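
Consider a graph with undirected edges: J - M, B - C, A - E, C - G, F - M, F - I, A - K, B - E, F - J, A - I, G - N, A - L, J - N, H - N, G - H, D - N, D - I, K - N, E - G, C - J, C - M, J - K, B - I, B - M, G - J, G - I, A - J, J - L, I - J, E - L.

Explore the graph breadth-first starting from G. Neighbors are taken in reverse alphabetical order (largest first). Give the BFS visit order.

Visit G; enqueue N, J, I, H, E, C → queue [N, J, I, H, E, C]
Visit N; enqueue K, D → queue [J, I, H, E, C, K, D]
Visit J; enqueue M, L, F, A → queue [I, H, E, C, K, D, M, L, F, A]
Visit I; enqueue B → queue [H, E, C, K, D, M, L, F, A, B]
Visit H → queue [E, C, K, D, M, L, F, A, B]
Visit E → queue [C, K, D, M, L, F, A, B]
Visit C → queue [K, D, M, L, F, A, B]
Visit K → queue [D, M, L, F, A, B]
Visit D → queue [M, L, F, A, B]
Visit M → queue [L, F, A, B]
Visit L → queue [F, A, B]
Visit F → queue [A, B]
Visit A → queue [B]
Visit B → queue []

G, N, J, I, H, E, C, K, D, M, L, F, A, B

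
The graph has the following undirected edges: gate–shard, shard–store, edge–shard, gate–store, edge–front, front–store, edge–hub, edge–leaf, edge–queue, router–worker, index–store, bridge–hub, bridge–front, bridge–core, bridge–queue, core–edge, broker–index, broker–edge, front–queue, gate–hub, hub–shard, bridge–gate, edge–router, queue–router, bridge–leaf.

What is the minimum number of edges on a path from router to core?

2

Level 0: router
Level 1: edge, queue, worker
Level 2: bridge, broker, core, front, hub, leaf, shard
Level 3: gate, index, store
core first appears at level 2.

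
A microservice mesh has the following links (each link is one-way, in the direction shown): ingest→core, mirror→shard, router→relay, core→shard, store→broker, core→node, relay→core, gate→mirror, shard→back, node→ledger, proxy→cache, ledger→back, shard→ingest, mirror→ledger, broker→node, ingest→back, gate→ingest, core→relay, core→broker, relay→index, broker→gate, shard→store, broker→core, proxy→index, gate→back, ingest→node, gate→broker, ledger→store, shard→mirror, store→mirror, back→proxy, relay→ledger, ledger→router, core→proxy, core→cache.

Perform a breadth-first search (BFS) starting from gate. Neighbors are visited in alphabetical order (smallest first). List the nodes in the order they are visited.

Visit gate; enqueue back, broker, ingest, mirror → queue [back, broker, ingest, mirror]
Visit back; enqueue proxy → queue [broker, ingest, mirror, proxy]
Visit broker; enqueue core, node → queue [ingest, mirror, proxy, core, node]
Visit ingest → queue [mirror, proxy, core, node]
Visit mirror; enqueue ledger, shard → queue [proxy, core, node, ledger, shard]
Visit proxy; enqueue cache, index → queue [core, node, ledger, shard, cache, index]
Visit core; enqueue relay → queue [node, ledger, shard, cache, index, relay]
Visit node → queue [ledger, shard, cache, index, relay]
Visit ledger; enqueue router, store → queue [shard, cache, index, relay, router, store]
Visit shard → queue [cache, index, relay, router, store]
Visit cache → queue [index, relay, router, store]
Visit index → queue [relay, router, store]
Visit relay → queue [router, store]
Visit router → queue [store]
Visit store → queue []

gate -> back -> broker -> ingest -> mirror -> proxy -> core -> node -> ledger -> shard -> cache -> index -> relay -> router -> store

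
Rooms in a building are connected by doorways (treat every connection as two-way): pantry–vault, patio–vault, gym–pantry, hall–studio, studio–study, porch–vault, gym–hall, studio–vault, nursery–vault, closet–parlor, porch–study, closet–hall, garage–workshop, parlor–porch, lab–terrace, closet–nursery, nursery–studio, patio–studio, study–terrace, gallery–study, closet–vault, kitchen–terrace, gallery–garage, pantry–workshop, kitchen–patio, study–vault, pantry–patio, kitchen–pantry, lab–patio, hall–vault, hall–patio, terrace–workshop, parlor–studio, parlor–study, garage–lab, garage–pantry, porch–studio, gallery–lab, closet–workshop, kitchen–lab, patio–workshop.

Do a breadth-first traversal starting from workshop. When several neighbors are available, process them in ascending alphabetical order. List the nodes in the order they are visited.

Visit workshop; enqueue closet, garage, pantry, patio, terrace → queue [closet, garage, pantry, patio, terrace]
Visit closet; enqueue hall, nursery, parlor, vault → queue [garage, pantry, patio, terrace, hall, nursery, parlor, vault]
Visit garage; enqueue gallery, lab → queue [pantry, patio, terrace, hall, nursery, parlor, vault, gallery, lab]
Visit pantry; enqueue gym, kitchen → queue [patio, terrace, hall, nursery, parlor, vault, gallery, lab, gym, kitchen]
Visit patio; enqueue studio → queue [terrace, hall, nursery, parlor, vault, gallery, lab, gym, kitchen, studio]
Visit terrace; enqueue study → queue [hall, nursery, parlor, vault, gallery, lab, gym, kitchen, studio, study]
Visit hall → queue [nursery, parlor, vault, gallery, lab, gym, kitchen, studio, study]
Visit nursery → queue [parlor, vault, gallery, lab, gym, kitchen, studio, study]
Visit parlor; enqueue porch → queue [vault, gallery, lab, gym, kitchen, studio, study, porch]
Visit vault → queue [gallery, lab, gym, kitchen, studio, study, porch]
Visit gallery → queue [lab, gym, kitchen, studio, study, porch]
Visit lab → queue [gym, kitchen, studio, study, porch]
Visit gym → queue [kitchen, studio, study, porch]
Visit kitchen → queue [studio, study, porch]
Visit studio → queue [study, porch]
Visit study → queue [porch]
Visit porch → queue []

workshop → closet → garage → pantry → patio → terrace → hall → nursery → parlor → vault → gallery → lab → gym → kitchen → studio → study → porch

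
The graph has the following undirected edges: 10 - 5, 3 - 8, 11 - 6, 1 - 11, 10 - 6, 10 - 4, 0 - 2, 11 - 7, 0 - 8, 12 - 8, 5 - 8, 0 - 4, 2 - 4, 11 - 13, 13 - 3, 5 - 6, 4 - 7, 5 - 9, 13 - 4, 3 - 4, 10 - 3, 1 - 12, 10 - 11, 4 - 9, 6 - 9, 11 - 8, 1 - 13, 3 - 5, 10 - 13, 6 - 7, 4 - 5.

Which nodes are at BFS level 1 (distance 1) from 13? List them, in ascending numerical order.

Level 0: 13
Level 1: 1, 3, 4, 10, 11
Level 2: 0, 2, 5, 6, 7, 8, 9, 12

1, 3, 4, 10, 11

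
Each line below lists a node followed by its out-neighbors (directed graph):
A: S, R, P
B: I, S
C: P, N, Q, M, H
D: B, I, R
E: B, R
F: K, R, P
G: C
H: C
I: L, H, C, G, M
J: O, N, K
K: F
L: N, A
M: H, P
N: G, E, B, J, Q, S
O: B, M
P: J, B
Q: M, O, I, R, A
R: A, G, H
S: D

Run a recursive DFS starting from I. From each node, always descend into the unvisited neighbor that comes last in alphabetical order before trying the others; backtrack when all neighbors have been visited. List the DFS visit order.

I → M → P → J → O → B → S → D → R → H → C → Q → A → N → G → E → K → F → L

Visit I
I → M
M → P
P → J
J → O
O → B
B → S
S → D
D → R
R → H
H → C
C → Q
Q → A
C → N
N → G
N → E
J → K
K → F
I → L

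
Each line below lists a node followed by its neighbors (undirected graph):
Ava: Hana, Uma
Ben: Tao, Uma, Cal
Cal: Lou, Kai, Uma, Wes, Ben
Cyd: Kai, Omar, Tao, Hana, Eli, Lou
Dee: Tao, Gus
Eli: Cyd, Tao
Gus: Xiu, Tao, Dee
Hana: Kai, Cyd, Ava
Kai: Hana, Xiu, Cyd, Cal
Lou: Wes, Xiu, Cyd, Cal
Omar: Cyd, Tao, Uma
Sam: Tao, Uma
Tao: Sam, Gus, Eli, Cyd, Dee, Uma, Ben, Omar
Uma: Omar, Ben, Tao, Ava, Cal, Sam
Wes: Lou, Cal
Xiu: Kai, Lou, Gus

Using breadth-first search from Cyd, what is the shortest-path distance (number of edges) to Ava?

2

Level 0: Cyd
Level 1: Eli, Hana, Kai, Lou, Omar, Tao
Level 2: Ava, Ben, Cal, Dee, Gus, Sam, Uma, Wes, Xiu
Ava first appears at level 2.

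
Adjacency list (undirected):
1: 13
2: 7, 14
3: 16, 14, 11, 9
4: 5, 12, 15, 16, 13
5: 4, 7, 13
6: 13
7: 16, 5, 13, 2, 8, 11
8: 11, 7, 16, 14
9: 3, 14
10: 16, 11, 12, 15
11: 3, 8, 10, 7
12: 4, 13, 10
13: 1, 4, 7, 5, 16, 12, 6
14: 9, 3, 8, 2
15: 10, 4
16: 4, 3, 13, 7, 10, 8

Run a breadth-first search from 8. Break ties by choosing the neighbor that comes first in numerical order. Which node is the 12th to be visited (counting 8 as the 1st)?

4

Visit 8; enqueue 7, 11, 14, 16 → queue [7, 11, 14, 16]
Visit 7; enqueue 2, 5, 13 → queue [11, 14, 16, 2, 5, 13]
Visit 11; enqueue 3, 10 → queue [14, 16, 2, 5, 13, 3, 10]
Visit 14; enqueue 9 → queue [16, 2, 5, 13, 3, 10, 9]
Visit 16; enqueue 4 → queue [2, 5, 13, 3, 10, 9, 4]
Visit 2 → queue [5, 13, 3, 10, 9, 4]
Visit 5 → queue [13, 3, 10, 9, 4]
Visit 13; enqueue 1, 6, 12 → queue [3, 10, 9, 4, 1, 6, 12]
Visit 3 → queue [10, 9, 4, 1, 6, 12]
Visit 10; enqueue 15 → queue [9, 4, 1, 6, 12, 15]
Visit 9 → queue [4, 1, 6, 12, 15]
Visit 4 → queue [1, 6, 12, 15]
Visit 1 → queue [6, 12, 15]
Visit 6 → queue [12, 15]
Visit 12 → queue [15]
Visit 15 → queue []

Visit order: 8, 7, 11, 14, 16, 2, 5, 13, 3, 10, 9, 4, 1, 6, 12, 15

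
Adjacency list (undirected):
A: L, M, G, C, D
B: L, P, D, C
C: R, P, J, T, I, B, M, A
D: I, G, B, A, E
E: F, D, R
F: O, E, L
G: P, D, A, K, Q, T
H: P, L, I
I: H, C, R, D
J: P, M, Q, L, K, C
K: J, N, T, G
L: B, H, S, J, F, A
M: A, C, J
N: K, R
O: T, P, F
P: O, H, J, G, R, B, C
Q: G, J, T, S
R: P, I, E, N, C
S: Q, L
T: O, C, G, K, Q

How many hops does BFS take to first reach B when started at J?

Level 0: J
Level 1: C, K, L, M, P, Q
Level 2: A, B, F, G, H, I, N, O, R, S, T
Level 3: D, E
B first appears at level 2.

2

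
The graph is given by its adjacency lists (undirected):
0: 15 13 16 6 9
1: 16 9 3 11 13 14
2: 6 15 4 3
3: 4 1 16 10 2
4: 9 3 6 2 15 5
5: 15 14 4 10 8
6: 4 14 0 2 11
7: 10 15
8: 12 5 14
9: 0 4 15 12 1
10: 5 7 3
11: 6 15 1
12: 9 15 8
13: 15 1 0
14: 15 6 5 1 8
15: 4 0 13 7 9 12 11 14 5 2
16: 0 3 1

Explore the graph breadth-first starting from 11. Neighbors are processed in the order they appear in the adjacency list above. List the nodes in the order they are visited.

Visit 11; enqueue 6, 15, 1 → queue [6, 15, 1]
Visit 6; enqueue 4, 14, 0, 2 → queue [15, 1, 4, 14, 0, 2]
Visit 15; enqueue 13, 7, 9, 12, 5 → queue [1, 4, 14, 0, 2, 13, 7, 9, 12, 5]
Visit 1; enqueue 16, 3 → queue [4, 14, 0, 2, 13, 7, 9, 12, 5, 16, 3]
Visit 4 → queue [14, 0, 2, 13, 7, 9, 12, 5, 16, 3]
Visit 14; enqueue 8 → queue [0, 2, 13, 7, 9, 12, 5, 16, 3, 8]
Visit 0 → queue [2, 13, 7, 9, 12, 5, 16, 3, 8]
Visit 2 → queue [13, 7, 9, 12, 5, 16, 3, 8]
Visit 13 → queue [7, 9, 12, 5, 16, 3, 8]
Visit 7; enqueue 10 → queue [9, 12, 5, 16, 3, 8, 10]
Visit 9 → queue [12, 5, 16, 3, 8, 10]
Visit 12 → queue [5, 16, 3, 8, 10]
Visit 5 → queue [16, 3, 8, 10]
Visit 16 → queue [3, 8, 10]
Visit 3 → queue [8, 10]
Visit 8 → queue [10]
Visit 10 → queue []

11, 6, 15, 1, 4, 14, 0, 2, 13, 7, 9, 12, 5, 16, 3, 8, 10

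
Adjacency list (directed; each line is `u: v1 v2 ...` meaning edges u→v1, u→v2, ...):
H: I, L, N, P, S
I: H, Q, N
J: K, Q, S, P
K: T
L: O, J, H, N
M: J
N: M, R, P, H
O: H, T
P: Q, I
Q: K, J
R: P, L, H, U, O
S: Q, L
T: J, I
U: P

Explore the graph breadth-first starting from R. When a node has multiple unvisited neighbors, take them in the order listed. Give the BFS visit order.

R -> P -> L -> H -> U -> O -> Q -> I -> J -> N -> S -> T -> K -> M

Visit R; enqueue P, L, H, U, O → queue [P, L, H, U, O]
Visit P; enqueue Q, I → queue [L, H, U, O, Q, I]
Visit L; enqueue J, N → queue [H, U, O, Q, I, J, N]
Visit H; enqueue S → queue [U, O, Q, I, J, N, S]
Visit U → queue [O, Q, I, J, N, S]
Visit O; enqueue T → queue [Q, I, J, N, S, T]
Visit Q; enqueue K → queue [I, J, N, S, T, K]
Visit I → queue [J, N, S, T, K]
Visit J → queue [N, S, T, K]
Visit N; enqueue M → queue [S, T, K, M]
Visit S → queue [T, K, M]
Visit T → queue [K, M]
Visit K → queue [M]
Visit M → queue []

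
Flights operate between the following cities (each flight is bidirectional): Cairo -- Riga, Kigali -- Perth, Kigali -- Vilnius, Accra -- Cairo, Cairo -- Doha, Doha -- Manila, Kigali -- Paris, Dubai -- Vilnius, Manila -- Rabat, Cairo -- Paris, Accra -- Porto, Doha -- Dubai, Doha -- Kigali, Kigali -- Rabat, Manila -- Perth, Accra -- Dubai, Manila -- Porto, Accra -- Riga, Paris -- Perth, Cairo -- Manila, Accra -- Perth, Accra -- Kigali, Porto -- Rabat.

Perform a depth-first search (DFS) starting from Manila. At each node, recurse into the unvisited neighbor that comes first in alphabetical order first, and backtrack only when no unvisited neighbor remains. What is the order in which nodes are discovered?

Visit Manila
Manila → Cairo
Cairo → Accra
Accra → Dubai
Dubai → Doha
Doha → Kigali
Kigali → Paris
Paris → Perth
Kigali → Rabat
Rabat → Porto
Kigali → Vilnius
Accra → Riga

Manila, Cairo, Accra, Dubai, Doha, Kigali, Paris, Perth, Rabat, Porto, Vilnius, Riga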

----------

Retype only the lines above between the line with "8: 11, 7, 16, 14" and the line with "16: 4, 3, 13, 7, 10, 8", counting those two lines as well, and keep every character as it is.

### Reply
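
8: 11, 7, 16, 14
9: 3, 14
10: 16, 11, 12, 15
11: 3, 8, 10, 7
12: 4, 13, 10
13: 1, 4, 7, 5, 16, 12, 6
14: 9, 3, 8, 2
15: 10, 4
16: 4, 3, 13, 7, 10, 8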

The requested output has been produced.